**Exercise requirements:**
Where in the material does the word "these" appear? Copy each line that has it.

***** Input data

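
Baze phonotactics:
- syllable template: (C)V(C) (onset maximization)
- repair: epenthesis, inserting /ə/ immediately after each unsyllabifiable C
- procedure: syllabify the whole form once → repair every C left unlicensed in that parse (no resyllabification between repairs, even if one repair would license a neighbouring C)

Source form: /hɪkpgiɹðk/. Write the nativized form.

Under (C)V(C), the unsyllabifiable consonants are /p/, /ð/, /k/ (at most one coda consonant is licensed; onsets are limited to one consonant).
Each unlicensed consonant becomes the onset of a new syllable: /p/ → /pə/, /ð/ → /ðə/, /k/ → /kə/.

hɪkpəgiɹðəkə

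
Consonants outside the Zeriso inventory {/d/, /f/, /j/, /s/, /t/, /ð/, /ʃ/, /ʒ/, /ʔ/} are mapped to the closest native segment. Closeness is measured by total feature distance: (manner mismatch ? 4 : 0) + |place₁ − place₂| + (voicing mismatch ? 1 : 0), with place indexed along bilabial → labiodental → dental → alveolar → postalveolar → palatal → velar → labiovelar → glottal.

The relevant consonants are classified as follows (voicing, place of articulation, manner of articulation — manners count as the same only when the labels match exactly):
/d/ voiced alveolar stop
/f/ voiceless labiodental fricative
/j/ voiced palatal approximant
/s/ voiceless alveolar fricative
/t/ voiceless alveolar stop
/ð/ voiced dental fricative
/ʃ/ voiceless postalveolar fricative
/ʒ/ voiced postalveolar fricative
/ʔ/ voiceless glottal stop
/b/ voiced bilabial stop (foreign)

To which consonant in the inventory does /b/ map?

/d/ is closest: same manner (stop), place distance 3 (bilabial→alveolar), same voicing; total 3. Next closest is /t/ at distance 4.

d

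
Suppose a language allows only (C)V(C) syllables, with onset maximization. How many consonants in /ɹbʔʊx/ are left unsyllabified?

2

Syllabifying with onset maximization leaves /ɹ/, /b/ stranded (at most one coda consonant is licensed; onsets are limited to one consonant).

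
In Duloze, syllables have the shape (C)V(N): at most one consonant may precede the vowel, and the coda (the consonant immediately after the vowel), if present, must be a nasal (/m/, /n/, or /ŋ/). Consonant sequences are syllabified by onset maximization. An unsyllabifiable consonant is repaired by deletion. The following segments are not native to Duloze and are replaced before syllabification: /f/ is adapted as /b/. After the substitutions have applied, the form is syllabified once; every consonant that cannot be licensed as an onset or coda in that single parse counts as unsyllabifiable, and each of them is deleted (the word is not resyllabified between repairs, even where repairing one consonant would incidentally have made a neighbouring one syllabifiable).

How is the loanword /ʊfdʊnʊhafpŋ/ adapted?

Substitution: /f/ → /b/, giving /ʊbdʊnʊhabpŋ/.
Syllabifying with onset maximization leaves /b/, /b/, /p/, /ŋ/ stranded (only a nasal (/m/, /n/, or /ŋ/) is licensed in coda position; onsets are limited to one consonant).
Deletion applies to /b/, /b/, /p/, /ŋ/.

ʊdʊnʊha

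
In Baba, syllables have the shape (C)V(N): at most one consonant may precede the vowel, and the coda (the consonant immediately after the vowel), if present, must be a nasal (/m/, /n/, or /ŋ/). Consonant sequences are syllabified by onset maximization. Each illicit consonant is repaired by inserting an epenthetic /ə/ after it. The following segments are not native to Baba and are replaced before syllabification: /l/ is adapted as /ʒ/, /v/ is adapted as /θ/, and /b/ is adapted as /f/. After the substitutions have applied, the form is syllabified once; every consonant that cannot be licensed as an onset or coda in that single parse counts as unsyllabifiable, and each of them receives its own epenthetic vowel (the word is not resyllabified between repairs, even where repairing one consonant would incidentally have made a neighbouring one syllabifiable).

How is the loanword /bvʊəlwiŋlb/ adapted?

Substitution: /b/ → /f/, /v/ → /θ/, /l/ → /ʒ/, giving /fθʊəʒwiŋʒf/.
Under (C)V(N), the unsyllabifiable consonants are /f/, /ʒ/, /ʒ/, /f/ (only a nasal (/m/, /n/, or /ŋ/) is licensed in coda position; onsets are limited to one consonant).
Inserting the epenthetic vowel yields /f/ → /fə/, /ʒ/ → /ʒə/, /ʒ/ → /ʒə/, /f/ → /fə/.

fəθʊəʒəwiŋʒəfə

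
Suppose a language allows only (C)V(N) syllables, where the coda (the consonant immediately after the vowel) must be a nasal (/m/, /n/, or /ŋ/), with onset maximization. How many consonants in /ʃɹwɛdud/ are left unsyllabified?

Under (C)V(N), the unsyllabifiable consonants are /ʃ/, /ɹ/, /d/ (only a nasal (/m/, /n/, or /ŋ/) is licensed in coda position; onsets are limited to one consonant).

3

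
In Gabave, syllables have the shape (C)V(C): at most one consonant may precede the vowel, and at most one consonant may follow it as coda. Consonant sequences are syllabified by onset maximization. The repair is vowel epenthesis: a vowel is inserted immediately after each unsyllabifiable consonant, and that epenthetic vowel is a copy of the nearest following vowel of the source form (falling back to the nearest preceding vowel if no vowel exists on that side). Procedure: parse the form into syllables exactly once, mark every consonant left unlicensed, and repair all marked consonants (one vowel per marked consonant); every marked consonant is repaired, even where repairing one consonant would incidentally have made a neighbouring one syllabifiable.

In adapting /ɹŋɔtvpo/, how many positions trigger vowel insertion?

2

The unsyllabifiable consonants are /ɹ/, /v/; each receives one epenthetic vowel.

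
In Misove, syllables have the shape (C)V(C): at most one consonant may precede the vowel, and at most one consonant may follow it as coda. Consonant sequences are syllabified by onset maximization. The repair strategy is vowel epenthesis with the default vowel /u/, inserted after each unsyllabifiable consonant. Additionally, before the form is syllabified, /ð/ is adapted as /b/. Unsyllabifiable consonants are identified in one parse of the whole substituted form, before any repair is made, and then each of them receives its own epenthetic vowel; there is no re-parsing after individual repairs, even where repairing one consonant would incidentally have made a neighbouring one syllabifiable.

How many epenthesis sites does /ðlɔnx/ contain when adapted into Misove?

2

After substitution the input is /blɔnx/.
The unsyllabifiable consonants are /b/, /x/; each receives one epenthetic vowel.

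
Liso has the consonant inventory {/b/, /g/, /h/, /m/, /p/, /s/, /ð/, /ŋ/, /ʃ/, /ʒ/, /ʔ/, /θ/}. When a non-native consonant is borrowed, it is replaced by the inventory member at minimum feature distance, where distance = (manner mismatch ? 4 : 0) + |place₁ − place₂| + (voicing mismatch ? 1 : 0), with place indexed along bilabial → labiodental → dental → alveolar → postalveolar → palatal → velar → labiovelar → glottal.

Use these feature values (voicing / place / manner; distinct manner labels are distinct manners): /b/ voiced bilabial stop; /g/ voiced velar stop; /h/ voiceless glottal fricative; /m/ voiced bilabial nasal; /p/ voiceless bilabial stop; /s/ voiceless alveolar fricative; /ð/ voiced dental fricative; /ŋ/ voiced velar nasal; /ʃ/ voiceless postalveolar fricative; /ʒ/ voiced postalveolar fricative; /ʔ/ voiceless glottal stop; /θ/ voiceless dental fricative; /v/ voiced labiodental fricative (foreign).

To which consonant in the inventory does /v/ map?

/ð/ is closest: same manner (fricative), place distance 1 (labiodental→dental), same voicing; total 1. Next closest is /θ/ at distance 2.

ð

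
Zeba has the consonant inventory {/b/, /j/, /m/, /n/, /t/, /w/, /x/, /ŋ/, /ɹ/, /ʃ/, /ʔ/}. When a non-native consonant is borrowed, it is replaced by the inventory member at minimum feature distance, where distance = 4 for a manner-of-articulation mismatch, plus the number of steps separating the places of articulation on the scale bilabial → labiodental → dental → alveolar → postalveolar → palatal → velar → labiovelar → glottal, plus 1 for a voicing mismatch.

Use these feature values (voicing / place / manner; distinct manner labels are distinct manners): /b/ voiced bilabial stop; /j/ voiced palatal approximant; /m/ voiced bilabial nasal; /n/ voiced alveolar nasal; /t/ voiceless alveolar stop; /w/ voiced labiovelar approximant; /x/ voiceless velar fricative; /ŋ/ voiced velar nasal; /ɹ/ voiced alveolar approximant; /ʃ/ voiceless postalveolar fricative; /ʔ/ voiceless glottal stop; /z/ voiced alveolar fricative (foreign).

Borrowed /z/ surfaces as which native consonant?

ʃ

/ʃ/ is closest: same manner (fricative), place distance 1 (alveolar→postalveolar), voicing differs (+1); total 2. Next closest is /n/ at distance 4.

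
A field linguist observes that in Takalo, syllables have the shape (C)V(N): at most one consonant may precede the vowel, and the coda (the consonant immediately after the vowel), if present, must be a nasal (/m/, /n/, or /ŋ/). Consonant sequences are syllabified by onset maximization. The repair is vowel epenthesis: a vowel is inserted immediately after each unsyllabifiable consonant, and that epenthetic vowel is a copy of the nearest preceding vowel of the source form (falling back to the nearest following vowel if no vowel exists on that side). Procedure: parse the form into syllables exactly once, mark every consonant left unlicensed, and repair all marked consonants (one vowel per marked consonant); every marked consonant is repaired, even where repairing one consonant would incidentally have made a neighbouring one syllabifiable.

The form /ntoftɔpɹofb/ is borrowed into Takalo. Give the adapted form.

notofotɔpɔɹofobo

Syllabifying with onset maximization leaves /n/, /f/, /p/, /f/, /b/ stranded (only a nasal (/m/, /n/, or /ŋ/) is licensed in coda position; onsets are limited to one consonant).
Epenthesis after each stranded consonant: /n/ → /no/, /f/ → /fo/, /p/ → /pɔ/, /f/ → /fo/, /b/ → /bo/.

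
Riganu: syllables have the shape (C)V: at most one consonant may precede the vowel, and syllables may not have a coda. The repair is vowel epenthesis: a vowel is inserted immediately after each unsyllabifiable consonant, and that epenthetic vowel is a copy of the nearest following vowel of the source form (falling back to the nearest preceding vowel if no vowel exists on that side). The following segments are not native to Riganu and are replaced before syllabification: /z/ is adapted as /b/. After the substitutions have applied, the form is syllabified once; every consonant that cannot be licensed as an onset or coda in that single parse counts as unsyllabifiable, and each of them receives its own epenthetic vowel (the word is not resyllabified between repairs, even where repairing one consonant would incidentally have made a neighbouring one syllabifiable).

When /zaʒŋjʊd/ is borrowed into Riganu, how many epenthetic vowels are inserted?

After substitution the input is /baʒŋjʊd/.
The unsyllabifiable consonants are /ʒ/, /ŋ/, /d/; each receives one epenthetic vowel.

3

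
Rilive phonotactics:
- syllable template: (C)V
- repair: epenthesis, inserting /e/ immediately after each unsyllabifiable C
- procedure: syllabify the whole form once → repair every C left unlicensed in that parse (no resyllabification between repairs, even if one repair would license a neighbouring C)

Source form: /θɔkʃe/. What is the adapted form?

The consonants /k/ cannot be parsed into a legal (C)V syllable (no codas are permitted; onsets are limited to one consonant).
Epenthesis after each stranded consonant: /k/ → /ke/.

θɔkeʃe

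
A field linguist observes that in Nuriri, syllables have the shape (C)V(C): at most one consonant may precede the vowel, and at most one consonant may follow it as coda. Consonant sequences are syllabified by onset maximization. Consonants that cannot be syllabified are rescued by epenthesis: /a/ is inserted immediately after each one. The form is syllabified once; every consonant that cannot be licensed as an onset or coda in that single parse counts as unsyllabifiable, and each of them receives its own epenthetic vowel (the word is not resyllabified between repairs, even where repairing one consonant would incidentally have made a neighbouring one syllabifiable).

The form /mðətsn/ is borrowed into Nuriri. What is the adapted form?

maðətsana

Under (C)V(C), the unsyllabifiable consonants are /m/, /s/, /n/ (at most one coda consonant is licensed; onsets are limited to one consonant).
Epenthesis after each stranded consonant: /m/ → /ma/, /s/ → /sa/, /n/ → /na/.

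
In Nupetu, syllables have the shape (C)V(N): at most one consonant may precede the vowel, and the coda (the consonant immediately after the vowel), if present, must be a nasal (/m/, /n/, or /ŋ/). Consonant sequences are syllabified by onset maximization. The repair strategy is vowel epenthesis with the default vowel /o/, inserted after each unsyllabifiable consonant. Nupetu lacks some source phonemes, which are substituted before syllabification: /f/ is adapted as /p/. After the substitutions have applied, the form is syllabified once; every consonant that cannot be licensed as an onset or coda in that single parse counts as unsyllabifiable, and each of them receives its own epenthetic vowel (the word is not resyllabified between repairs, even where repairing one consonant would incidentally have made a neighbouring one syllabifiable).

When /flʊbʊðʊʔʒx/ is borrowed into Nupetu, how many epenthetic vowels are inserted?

After substitution the input is /plʊbʊðʊʔʒx/.
The unsyllabifiable consonants are /p/, /ʔ/, /ʒ/, /x/; each receives one epenthetic vowel.

4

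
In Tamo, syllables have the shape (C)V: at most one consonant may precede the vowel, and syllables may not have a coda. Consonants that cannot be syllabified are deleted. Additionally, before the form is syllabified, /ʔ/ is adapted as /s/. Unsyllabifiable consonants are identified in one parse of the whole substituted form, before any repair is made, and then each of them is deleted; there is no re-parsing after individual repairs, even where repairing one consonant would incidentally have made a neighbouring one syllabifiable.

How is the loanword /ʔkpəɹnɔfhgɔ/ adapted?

Substitution: /ʔ/ → /s/, giving /skpəɹnɔfhgɔ/.
Syllabifying with onset maximization leaves /s/, /k/, /ɹ/, /f/, /h/ stranded (no codas are permitted; onsets are limited to one consonant).
Each unlicensed consonant is deleted: /s/, /k/, /ɹ/, /f/, /h/.

pənɔgɔ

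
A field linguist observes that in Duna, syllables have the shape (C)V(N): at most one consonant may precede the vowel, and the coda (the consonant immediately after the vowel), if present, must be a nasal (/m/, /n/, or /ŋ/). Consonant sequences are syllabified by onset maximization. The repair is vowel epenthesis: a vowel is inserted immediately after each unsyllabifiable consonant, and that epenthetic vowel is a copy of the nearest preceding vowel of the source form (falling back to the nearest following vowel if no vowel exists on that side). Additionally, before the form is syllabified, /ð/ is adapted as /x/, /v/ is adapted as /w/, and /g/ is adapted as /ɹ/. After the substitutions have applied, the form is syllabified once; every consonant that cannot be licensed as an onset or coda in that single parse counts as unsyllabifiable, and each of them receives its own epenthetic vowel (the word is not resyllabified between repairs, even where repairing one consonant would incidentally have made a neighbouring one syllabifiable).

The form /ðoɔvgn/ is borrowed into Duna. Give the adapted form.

xoɔwɔɹɔnɔ

Substitution: /ð/ → /x/, /v/ → /w/, /g/ → /ɹ/, giving /xoɔwɹn/.
Syllabifying with onset maximization leaves /w/, /ɹ/, /n/ stranded (only a nasal (/m/, /n/, or /ŋ/) is licensed in coda position; onsets are limited to one consonant).
Inserting the epenthetic vowel yields /w/ → /wɔ/, /ɹ/ → /ɹɔ/, /n/ → /nɔ/.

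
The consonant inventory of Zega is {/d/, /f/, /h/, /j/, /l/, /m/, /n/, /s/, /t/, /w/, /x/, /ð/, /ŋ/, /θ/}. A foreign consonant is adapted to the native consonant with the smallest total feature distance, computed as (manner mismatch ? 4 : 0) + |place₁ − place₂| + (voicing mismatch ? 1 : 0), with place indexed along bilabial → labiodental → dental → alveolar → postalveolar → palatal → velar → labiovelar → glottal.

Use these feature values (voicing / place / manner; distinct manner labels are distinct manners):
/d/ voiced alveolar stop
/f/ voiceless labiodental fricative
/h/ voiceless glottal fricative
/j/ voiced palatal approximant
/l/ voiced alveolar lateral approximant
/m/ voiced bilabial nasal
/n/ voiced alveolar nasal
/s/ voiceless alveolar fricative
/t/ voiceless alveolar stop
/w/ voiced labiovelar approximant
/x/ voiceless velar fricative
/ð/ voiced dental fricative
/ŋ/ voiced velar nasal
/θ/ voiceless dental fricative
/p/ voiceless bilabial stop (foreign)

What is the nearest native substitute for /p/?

t

/t/ is closest: same manner (stop), place distance 3 (bilabial→alveolar), same voicing; total 3. Next closest is /d/ at distance 4.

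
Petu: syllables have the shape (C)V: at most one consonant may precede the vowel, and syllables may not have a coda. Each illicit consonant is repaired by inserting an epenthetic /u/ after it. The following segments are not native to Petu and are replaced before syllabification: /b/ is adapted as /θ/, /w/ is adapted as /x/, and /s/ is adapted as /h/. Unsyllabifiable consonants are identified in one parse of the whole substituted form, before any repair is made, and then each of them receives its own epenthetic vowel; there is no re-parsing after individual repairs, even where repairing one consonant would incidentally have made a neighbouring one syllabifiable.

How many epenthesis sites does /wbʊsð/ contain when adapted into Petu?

After substitution the input is /xθʊhð/.
The unsyllabifiable consonants are /x/, /h/, /ð/; each receives one epenthetic vowel.

3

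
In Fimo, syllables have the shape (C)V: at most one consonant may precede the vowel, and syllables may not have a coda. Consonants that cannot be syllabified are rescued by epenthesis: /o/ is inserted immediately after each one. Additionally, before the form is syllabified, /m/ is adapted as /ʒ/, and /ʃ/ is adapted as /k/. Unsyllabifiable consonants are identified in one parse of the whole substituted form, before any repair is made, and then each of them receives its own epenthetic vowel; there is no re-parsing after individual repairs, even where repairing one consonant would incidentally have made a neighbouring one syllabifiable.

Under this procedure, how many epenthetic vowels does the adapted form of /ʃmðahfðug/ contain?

5

After substitution the input is /kʒðahfðug/.
The unsyllabifiable consonants are /k/, /ʒ/, /h/, /f/, /g/; each receives one epenthetic vowel.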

**********

**Exercise solution:**
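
Use these feature values (voicing / place / manner; distinct manner labels are distinct manners): /b/ voiced bilabial stop; /g/ voiced velar stop; /h/ voiceless glottal fricative; /m/ voiced bilabial nasal; /p/ voiceless bilabial stop; /s/ voiceless alveolar fricative; /ð/ voiced dental fricative; /ŋ/ voiced velar nasal; /ʃ/ voiceless postalveolar fricative; /ʒ/ voiced postalveolar fricative; /ʔ/ voiceless glottal stop; /θ/ voiceless dental fricative; /v/ voiced labiodental fricative (foreign).
Use these feature values (voicing / place / manner; distinct manner labels are distinct manners): /b/ voiced bilabial stop; /j/ voiced palatal approximant; /m/ voiced bilabial nasal; /n/ voiced alveolar nasal; /t/ voiceless alveolar stop; /w/ voiced labiovelar approximant; /x/ voiceless velar fricative; /ŋ/ voiced velar nasal; /ɹ/ voiced alveolar approximant; /ʃ/ voiceless postalveolar fricative; /ʔ/ voiceless glottal stop; /z/ voiced alveolar fricative (foreign).
Use these feature values (voicing / place / manner; distinct manner labels are distinct manners):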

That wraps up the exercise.